#### THE INPUT ####
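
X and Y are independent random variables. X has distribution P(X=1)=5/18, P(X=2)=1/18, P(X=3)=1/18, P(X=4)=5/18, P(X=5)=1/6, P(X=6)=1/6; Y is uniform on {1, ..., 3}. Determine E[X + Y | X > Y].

P(X > Y) = 2/3.
Summing (X+Y)·P(x,y) over outcomes with X > Y gives 79/18.
E[X + Y | X > Y] = (79/18) / (2/3) = 79/12.

79/12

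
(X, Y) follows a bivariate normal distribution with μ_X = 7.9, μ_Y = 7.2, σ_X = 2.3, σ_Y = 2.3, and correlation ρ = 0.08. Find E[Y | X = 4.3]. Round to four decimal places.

6.9120

E[Y | X=x] = μ_Y + ρ(σ_Y/σ_X)(x − μ_X) for jointly normal variables.
E[Y | X=4.3] = 7.2 + (0.08)·(2.3/2.3)·(4.3 − (7.9)) = 7.2 + (0.08)·(-3.6) = 6.9120.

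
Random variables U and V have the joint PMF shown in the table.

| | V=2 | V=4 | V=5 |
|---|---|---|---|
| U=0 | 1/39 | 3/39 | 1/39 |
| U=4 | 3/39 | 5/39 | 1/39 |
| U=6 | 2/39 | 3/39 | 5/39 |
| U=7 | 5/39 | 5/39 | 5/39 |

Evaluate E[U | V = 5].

23/4

P(V = 5) = 4/13.
Σ U·P over the event = 0·(1/39) + 4·(1/39) + 6·(5/39) + 7·(5/39) = 23/13.
E[U | V = 5] = (23/13) / (4/13) = 23/4.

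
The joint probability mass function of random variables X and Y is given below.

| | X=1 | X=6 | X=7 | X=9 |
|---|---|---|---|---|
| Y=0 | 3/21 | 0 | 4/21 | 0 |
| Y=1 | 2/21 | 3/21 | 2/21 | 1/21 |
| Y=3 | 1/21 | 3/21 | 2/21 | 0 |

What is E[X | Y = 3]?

P(Y = 3) = 2/7.
Σ X·P over the event = 1·(1/21) + 6·(3/21) + 7·(2/21) = 11/7.
E[X | Y = 3] = (11/7) / (2/7) = 11/2.

11/2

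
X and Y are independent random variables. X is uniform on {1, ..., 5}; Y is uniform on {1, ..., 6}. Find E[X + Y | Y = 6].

Outcomes with Y = 6: (1,6), (2,6), (3,6), (4,6), (5,6), each with probability 1/30.
E[X + Y | Y = 6] = (7 + 8 + 9 + 10 + 11) / 5 = 9.

9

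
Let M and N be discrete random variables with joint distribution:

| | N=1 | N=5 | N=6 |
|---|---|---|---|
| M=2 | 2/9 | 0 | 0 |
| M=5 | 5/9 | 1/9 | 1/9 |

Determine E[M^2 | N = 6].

25

P(N = 6) = 1/9.
Σ M^2·P over the event = 25·(1/9) = 25/9.
E[M^2 | N = 6] = (25/9) / (1/9) = 25.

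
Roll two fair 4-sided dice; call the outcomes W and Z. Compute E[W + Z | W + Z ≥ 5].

Outcomes with W + Z ≥ 5: (1,4), (2,3), (2,4), (3,2), (3,3), (3,4), (4,1), (4,2), (4,3), (4,4), each with probability 1/16.
E[W + Z | W + Z ≥ 5] = (5 + 5 + 6 + 5 + 6 + 7 + 5 + 6 + 7 + 8) / 10 = 6.

6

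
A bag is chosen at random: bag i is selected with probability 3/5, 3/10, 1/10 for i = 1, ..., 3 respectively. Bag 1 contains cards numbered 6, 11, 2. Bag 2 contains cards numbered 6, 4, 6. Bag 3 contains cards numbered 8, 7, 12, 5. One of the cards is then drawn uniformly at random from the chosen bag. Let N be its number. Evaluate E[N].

31/5

E[N | bag 1] = (6+11+2)/3 = 19/3.
E[N | bag 2] = (6+4+6)/3 = 16/3.
E[N | bag 3] = (8+7+12+5)/4 = 8.
By the law of total expectation,
E[N] = (3/5)·(19/3) + (3/10)·(16/3) + (1/10)·(8) = 31/5.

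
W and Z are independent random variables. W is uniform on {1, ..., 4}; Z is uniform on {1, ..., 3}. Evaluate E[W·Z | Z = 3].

Outcomes with Z = 3: (1,3), (2,3), (3,3), (4,3), each with probability 1/12.
E[W·Z | Z = 3] = (3 + 6 + 9 + 12) / 4 = 15/2.

15/2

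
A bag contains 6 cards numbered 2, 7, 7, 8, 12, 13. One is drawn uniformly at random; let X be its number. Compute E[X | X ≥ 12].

25/2

P(X ≥ 12) = 1/3.
Σ over the event: 12·1/6 + 13·1/6 = 25/6.
E[X | X ≥ 12] = (25/6) / (1/3) = 25/2.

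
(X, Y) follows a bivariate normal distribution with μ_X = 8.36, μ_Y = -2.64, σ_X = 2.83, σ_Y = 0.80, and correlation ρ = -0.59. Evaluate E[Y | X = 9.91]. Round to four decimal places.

For a bivariate normal, E[Y | X=x] = μ_Y + ρ·(σ_Y/σ_X)·(x − μ_X).
E[Y | X=9.91] = -2.64 + (-0.59)·(0.80/2.83)·(9.91 − (8.36)) = -2.64 + (-0.16678)·(1.55) = -2.8985.

-2.8985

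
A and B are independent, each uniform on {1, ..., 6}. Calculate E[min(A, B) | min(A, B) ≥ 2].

P(min(A, B) ≥ 2) = 25/36.
Summing min(A,B)·P(x,y) over outcomes with min(A, B) ≥ 2 gives 20/9.
E[min(A, B) | min(A, B) ≥ 2] = (20/9) / (25/36) = 16/5.

16/5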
####
Could you retype every record above exactly as it appears?

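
X and Y are independent random variables. X has distribution P(X=1)=5/18, P(X=2)=1/18, P(X=3)=1/18, P(X=4)=5/18, P(X=5)=1/6, P(X=6)=1/6; Y is uniform on {1, ..., 3}. Determine E[X + Y | X > Y].

P(X > Y) = 2/3.
Summing (X+Y)·P(x,y) over outcomes with X > Y gives 79/18.
E[X + Y | X > Y] = (79/18) / (2/3) = 79/12.

79/12

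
(X, Y) follows a bivariate normal distribution with μ_X = 7.9, μ_Y = 7.2, σ_X = 2.3, σ_Y = 2.3, and correlation ρ = 0.08. Find E[Y | X = 4.3]. Round to four decimal places.

6.9120

E[Y | X=x] = μ_Y + ρ(σ_Y/σ_X)(x − μ_X) for jointly normal variables.
E[Y | X=4.3] = 7.2 + (0.08)·(2.3/2.3)·(4.3 − (7.9)) = 7.2 + (0.08)·(-3.6) = 6.9120.

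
Random variables U and V have the joint PMF shown in the table.

| | V=2 | V=4 | V=5 |
|---|---|---|---|
| U=0 | 1/39 | 3/39 | 1/39 |
| U=4 | 3/39 | 5/39 | 1/39 |
| U=6 | 2/39 | 3/39 | 5/39 |
| U=7 | 5/39 | 5/39 | 5/39 |

Evaluate E[U | V = 5].

23/4

P(V = 5) = 4/13.
Σ U·P over the event = 0·(1/39) + 4·(1/39) + 6·(5/39) + 7·(5/39) = 23/13.
E[U | V = 5] = (23/13) / (4/13) = 23/4.

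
The joint probability mass function of random variables X and Y is given below.

| | X=1 | X=6 | X=7 | X=9 |
|---|---|---|---|---|
| Y=0 | 3/21 | 0 | 4/21 | 0 |
| Y=1 | 2/21 | 3/21 | 2/21 | 1/21 |
| Y=3 | 1/21 | 3/21 | 2/21 | 0 |

What is E[X | Y = 3]?

P(Y = 3) = 2/7.
Σ X·P over the event = 1·(1/21) + 6·(3/21) + 7·(2/21) = 11/7.
E[X | Y = 3] = (11/7) / (2/7) = 11/2.

11/2

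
X and Y are independent random variables. X is uniform on {1, ..., 5}; Y is uniform on {1, ..., 6}. Find E[X + Y | Y = 6].

Outcomes with Y = 6: (1,6), (2,6), (3,6), (4,6), (5,6), each with probability 1/30.
E[X + Y | Y = 6] = (7 + 8 + 9 + 10 + 11) / 5 = 9.

9

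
Let M and N be discrete random variables with joint distribution:

| | N=1 | N=5 | N=6 |
|---|---|---|---|
| M=2 | 2/9 | 0 | 0 |
| M=5 | 5/9 | 1/9 | 1/9 |

Determine E[M^2 | N = 6].

25

P(N = 6) = 1/9.
Σ M^2·P over the event = 25·(1/9) = 25/9.
E[M^2 | N = 6] = (25/9) / (1/9) = 25.

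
Roll two fair 4-sided dice; call the outcomes W and Z. Compute E[W + Z | W + Z ≥ 5].

Outcomes with W + Z ≥ 5: (1,4), (2,3), (2,4), (3,2), (3,3), (3,4), (4,1), (4,2), (4,3), (4,4), each with probability 1/16.
E[W + Z | W + Z ≥ 5] = (5 + 5 + 6 + 5 + 6 + 7 + 5 + 6 + 7 + 8) / 10 = 6.

6

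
A bag is chosen at random: bag i is selected with probability 3/5, 3/10, 1/10 for i = 1, ..., 3 respectively. Bag 1 contains cards numbered 6, 11, 2. Bag 2 contains cards numbered 6, 4, 6. Bag 3 contains cards numbered 8, 7, 12, 5. One of the cards is then drawn uniformly at random from the chosen bag. Let N be its number. Evaluate E[N].

31/5

E[N | bag 1] = (6+11+2)/3 = 19/3.
E[N | bag 2] = (6+4+6)/3 = 16/3.
E[N | bag 3] = (8+7+12+5)/4 = 8.
By the law of total expectation,
E[N] = (3/5)·(19/3) + (3/10)·(16/3) + (1/10)·(8) = 31/5.

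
W and Z are independent random variables. W is uniform on {1, ..., 4}; Z is uniform on {1, ..., 3}. Evaluate E[W·Z | Z = 3].

Outcomes with Z = 3: (1,3), (2,3), (3,3), (4,3), each with probability 1/12.
E[W·Z | Z = 3] = (3 + 6 + 9 + 12) / 4 = 15/2.

15/2

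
A bag contains 6 cards numbered 2, 7, 7, 8, 12, 13. One is drawn uniformly at random; let X be its number. Compute E[X | X ≥ 12].

25/2

P(X ≥ 12) = 1/3.
Σ over the event: 12·1/6 + 13·1/6 = 25/6.
E[X | X ≥ 12] = (25/6) / (1/3) = 25/2.

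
(X, Y) follows a bivariate normal distribution with μ_X = 8.36, μ_Y = -2.64, σ_X = 2.83, σ_Y = 0.80, and correlation ρ = -0.59. Evaluate E[Y | X = 9.91]. Round to four decimal places.

For a bivariate normal, E[Y | X=x] = μ_Y + ρ·(σ_Y/σ_X)·(x − μ_X).
E[Y | X=9.91] = -2.64 + (-0.59)·(0.80/2.83)·(9.91 − (8.36)) = -2.64 + (-0.16678)·(1.55) = -2.8985.

-2.8985

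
A and B are independent, each uniform on {1, ..., 6}. Calculate E[min(A, B) | min(A, B) ≥ 2].

P(min(A, B) ≥ 2) = 25/36.
Summing min(A,B)·P(x,y) over outcomes with min(A, B) ≥ 2 gives 20/9.
E[min(A, B) | min(A, B) ≥ 2] = (20/9) / (25/36) = 16/5.

16/5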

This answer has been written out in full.